PROVIDED RECORDS:
╔══

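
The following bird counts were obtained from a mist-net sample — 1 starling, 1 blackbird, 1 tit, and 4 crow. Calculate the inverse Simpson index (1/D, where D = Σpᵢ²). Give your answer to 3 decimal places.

Total N = 1+1+1+4 = 7, so the proportions are 0.142857, 0.142857, 0.142857, 0.571429 (working shown to 6 dp, full precision carried).
D = 0.142857² + 0.142857² + 0.142857² + 0.571429² = 0.020408 + 0.020408 + 0.020408 + 0.326531 = 0.387755.
So 1/D = 2.57895, i.e. 2.579 to 3 decimal places.

2.579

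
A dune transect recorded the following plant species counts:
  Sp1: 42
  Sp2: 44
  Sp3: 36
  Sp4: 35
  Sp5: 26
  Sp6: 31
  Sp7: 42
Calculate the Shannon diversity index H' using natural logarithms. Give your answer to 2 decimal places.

1.93

Total N = 42+44+36+35+26+31+42 = 256, so the proportions are 0.1641, 0.1719, 0.1406, 0.1367, 0.1016, 0.1211, 0.1641 (working shown to 4 dp, full precision carried).
Each pᵢ ln pᵢ term: 0.1641×(-1.8075)=-0.2965, 0.1719×(-1.7610)=-0.3027, 0.1406×(-1.9617)=-0.2759, 0.1367×(-1.9898)=-0.2720, 0.1016×(-2.2871)=-0.2323, 0.1211×(-2.1112)=-0.2557, 0.1641×(-1.8075)=-0.2965.
Sum = -1.9316, so H' = 1.93.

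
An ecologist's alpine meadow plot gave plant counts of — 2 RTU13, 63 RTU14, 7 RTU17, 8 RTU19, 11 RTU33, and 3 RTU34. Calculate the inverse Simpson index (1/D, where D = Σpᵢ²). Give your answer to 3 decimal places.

2.096

Total N = 2+63+7+8+11+3 = 94, so the proportions are 0.021277, 0.670213, 0.074468, 0.085106, 0.117021, 0.031915 (working shown to 6 dp, full precision carried).
D = 0.021277² + 0.670213² + 0.074468² + 0.085106² + 0.117021² + 0.031915² = 0.000453 + 0.449185 + 0.005545 + 0.007243 + 0.013694 + 0.001019 = 0.477139.
So 1/D = 2.09583, i.e. 2.096 to 3 decimal places.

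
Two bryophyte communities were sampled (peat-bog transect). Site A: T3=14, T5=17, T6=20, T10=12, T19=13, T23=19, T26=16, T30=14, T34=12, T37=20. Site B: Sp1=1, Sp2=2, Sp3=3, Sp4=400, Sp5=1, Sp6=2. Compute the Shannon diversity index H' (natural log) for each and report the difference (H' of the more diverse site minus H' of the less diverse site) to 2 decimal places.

2.15

Site A: N=157, proportions 0.089172, 0.10828, 0.127389, 0.076433, 0.082803, 0.121019, 0.101911, 0.089172, 0.076433, 0.127389, giving H' = 2.284428 (working shown to 6 dp, full precision carried).
Site B: N=409, proportions 0.002445, 0.00489, 0.007335, 0.977995, 0.002445, 0.00489, giving H' = 0.139255.
Difference = |2.284428 − 0.139255| = 2.145173, i.e. 2.15 to 2 decimal places.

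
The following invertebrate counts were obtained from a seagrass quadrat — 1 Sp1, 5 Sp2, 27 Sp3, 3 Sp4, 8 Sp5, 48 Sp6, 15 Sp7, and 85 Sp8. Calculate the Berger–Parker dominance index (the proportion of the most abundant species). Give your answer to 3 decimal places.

Total N = 1+5+27+3+8+48+15+85 = 192, so the proportions are 0.00521, 0.02604, 0.14062, 0.01562, 0.04167, 0.25, 0.07812, 0.44271 (working shown to 5 dp, full precision carried).
The largest proportion is 0.44271, i.e. d = 0.443 to 3 decimal places.

0.443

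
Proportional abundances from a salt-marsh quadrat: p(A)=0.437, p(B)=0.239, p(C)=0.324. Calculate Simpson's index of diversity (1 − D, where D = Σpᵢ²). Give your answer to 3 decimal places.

0.647

D = 0.437² + 0.239² + 0.324² = 0.19097 + 0.05712 + 0.10498 = 0.35307 (working shown to 5 dp, full precision carried).
So 1 − D = 0.64693, i.e. 0.647 to 3 decimal places.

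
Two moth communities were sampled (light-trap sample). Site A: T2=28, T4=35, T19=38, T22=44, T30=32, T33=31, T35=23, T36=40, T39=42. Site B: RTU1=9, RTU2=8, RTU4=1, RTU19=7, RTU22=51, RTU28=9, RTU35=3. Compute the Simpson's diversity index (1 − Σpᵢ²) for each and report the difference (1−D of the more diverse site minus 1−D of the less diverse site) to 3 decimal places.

Site A: N=313, proportions 0.08946, 0.11182, 0.12141, 0.14058, 0.10224, 0.09904, 0.07348, 0.1278, 0.13419, giving 1−D = 0.88499 (working shown to 5 dp, full precision carried).
Site B: N=88, proportions 0.10227, 0.09091, 0.01136, 0.07955, 0.57955, 0.10227, 0.03409, giving 1−D = 0.62732.
Difference = |0.88499 − 0.62732| = 0.25767, i.e. 0.258 to 3 decimal places.

0.258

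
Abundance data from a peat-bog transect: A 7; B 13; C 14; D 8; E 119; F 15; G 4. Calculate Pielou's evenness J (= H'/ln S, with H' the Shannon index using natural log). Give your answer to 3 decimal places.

Total N = 7+13+14+8+119+15+4 = 180, so the proportions are 0.03889, 0.07222, 0.07778, 0.04444, 0.66111, 0.08333, 0.02222 (working shown to 5 dp, full precision carried).
H' = −Σ pᵢ ln pᵢ = −((-0.12627) + (-0.18980) + (-0.19864) + (-0.13838) + (-0.27359) + (-0.20708) + (-0.08459)) = 1.21835.
With S = 7 species, ln S = 1.94591, so J = 1.21835/1.94591 = 0.62611, i.e. 0.626 to 3 decimal places.

0.626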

╚══

WORK ORDER:
Retype all the material exactly, missing nothing.

TASK RESULT:
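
The following bird counts were obtained from a mist-net sample — 1 starling, 1 blackbird, 1 tit, and 4 crow. Calculate the inverse Simpson index (1/D, where D = Σpᵢ²). Give your answer to 3 decimal places.

Total N = 1+1+1+4 = 7, so the proportions are 0.142857, 0.142857, 0.142857, 0.571429 (working shown to 6 dp, full precision carried).
D = 0.142857² + 0.142857² + 0.142857² + 0.571429² = 0.020408 + 0.020408 + 0.020408 + 0.326531 = 0.387755.
So 1/D = 2.57895, i.e. 2.579 to 3 decimal places.

2.579

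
A dune transect recorded the following plant species counts:
  Sp1: 42
  Sp2: 44
  Sp3: 36
  Sp4: 35
  Sp5: 26
  Sp6: 31
  Sp7: 42
Calculate the Shannon diversity index H' using natural logarithms. Give your answer to 2 decimal places.

1.93

Total N = 42+44+36+35+26+31+42 = 256, so the proportions are 0.1641, 0.1719, 0.1406, 0.1367, 0.1016, 0.1211, 0.1641 (working shown to 4 dp, full precision carried).
Each pᵢ ln pᵢ term: 0.1641×(-1.8075)=-0.2965, 0.1719×(-1.7610)=-0.3027, 0.1406×(-1.9617)=-0.2759, 0.1367×(-1.9898)=-0.2720, 0.1016×(-2.2871)=-0.2323, 0.1211×(-2.1112)=-0.2557, 0.1641×(-1.8075)=-0.2965.
Sum = -1.9316, so H' = 1.93.

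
An ecologist's alpine meadow plot gave plant counts of — 2 RTU13, 63 RTU14, 7 RTU17, 8 RTU19, 11 RTU33, and 3 RTU34. Calculate the inverse Simpson index (1/D, where D = Σpᵢ²). Give your answer to 3 decimal places.

2.096

Total N = 2+63+7+8+11+3 = 94, so the proportions are 0.021277, 0.670213, 0.074468, 0.085106, 0.117021, 0.031915 (working shown to 6 dp, full precision carried).
D = 0.021277² + 0.670213² + 0.074468² + 0.085106² + 0.117021² + 0.031915² = 0.000453 + 0.449185 + 0.005545 + 0.007243 + 0.013694 + 0.001019 = 0.477139.
So 1/D = 2.09583, i.e. 2.096 to 3 decimal places.

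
Two bryophyte communities were sampled (peat-bog transect). Site A: T3=14, T5=17, T6=20, T10=12, T19=13, T23=19, T26=16, T30=14, T34=12, T37=20. Site B: Sp1=1, Sp2=2, Sp3=3, Sp4=400, Sp5=1, Sp6=2. Compute the Shannon diversity index H' (natural log) for each and report the difference (H' of the more diverse site minus H' of the less diverse site) to 2 decimal places.

2.15

Site A: N=157, proportions 0.089172, 0.10828, 0.127389, 0.076433, 0.082803, 0.121019, 0.101911, 0.089172, 0.076433, 0.127389, giving H' = 2.284428 (working shown to 6 dp, full precision carried).
Site B: N=409, proportions 0.002445, 0.00489, 0.007335, 0.977995, 0.002445, 0.00489, giving H' = 0.139255.
Difference = |2.284428 − 0.139255| = 2.145173, i.e. 2.15 to 2 decimal places.

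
The following invertebrate counts were obtained from a seagrass quadrat — 1 Sp1, 5 Sp2, 27 Sp3, 3 Sp4, 8 Sp5, 48 Sp6, 15 Sp7, and 85 Sp8. Calculate the Berger–Parker dominance index (the proportion of the most abundant species). Give your answer to 3 decimal places.

Total N = 1+5+27+3+8+48+15+85 = 192, so the proportions are 0.00521, 0.02604, 0.14062, 0.01562, 0.04167, 0.25, 0.07812, 0.44271 (working shown to 5 dp, full precision carried).
The largest proportion is 0.44271, i.e. d = 0.443 to 3 decimal places.

0.443

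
Proportional abundances from a salt-marsh quadrat: p(A)=0.437, p(B)=0.239, p(C)=0.324. Calculate Simpson's index of diversity (1 − D, where D = Σpᵢ²). Give your answer to 3 decimal places.

0.647

D = 0.437² + 0.239² + 0.324² = 0.19097 + 0.05712 + 0.10498 = 0.35307 (working shown to 5 dp, full precision carried).
So 1 − D = 0.64693, i.e. 0.647 to 3 decimal places.

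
Two moth communities were sampled (light-trap sample). Site A: T2=28, T4=35, T19=38, T22=44, T30=32, T33=31, T35=23, T36=40, T39=42. Site B: RTU1=9, RTU2=8, RTU4=1, RTU19=7, RTU22=51, RTU28=9, RTU35=3. Compute the Simpson's diversity index (1 − Σpᵢ²) for each and report the difference (1−D of the more diverse site minus 1−D of the less diverse site) to 3 decimal places.

Site A: N=313, proportions 0.08946, 0.11182, 0.12141, 0.14058, 0.10224, 0.09904, 0.07348, 0.1278, 0.13419, giving 1−D = 0.88499 (working shown to 5 dp, full precision carried).
Site B: N=88, proportions 0.10227, 0.09091, 0.01136, 0.07955, 0.57955, 0.10227, 0.03409, giving 1−D = 0.62732.
Difference = |0.88499 − 0.62732| = 0.25767, i.e. 0.258 to 3 decimal places.

0.258

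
Abundance data from a peat-bog transect: A 7; B 13; C 14; D 8; E 119; F 15; G 4. Calculate Pielou's evenness J (= H'/ln S, with H' the Shannon index using natural log). Give your answer to 3 decimal places.

Total N = 7+13+14+8+119+15+4 = 180, so the proportions are 0.03889, 0.07222, 0.07778, 0.04444, 0.66111, 0.08333, 0.02222 (working shown to 5 dp, full precision carried).
H' = −Σ pᵢ ln pᵢ = −((-0.12627) + (-0.18980) + (-0.19864) + (-0.13838) + (-0.27359) + (-0.20708) + (-0.08459)) = 1.21835.
With S = 7 species, ln S = 1.94591, so J = 1.21835/1.94591 = 0.62611, i.e. 0.626 to 3 decimal places.

0.626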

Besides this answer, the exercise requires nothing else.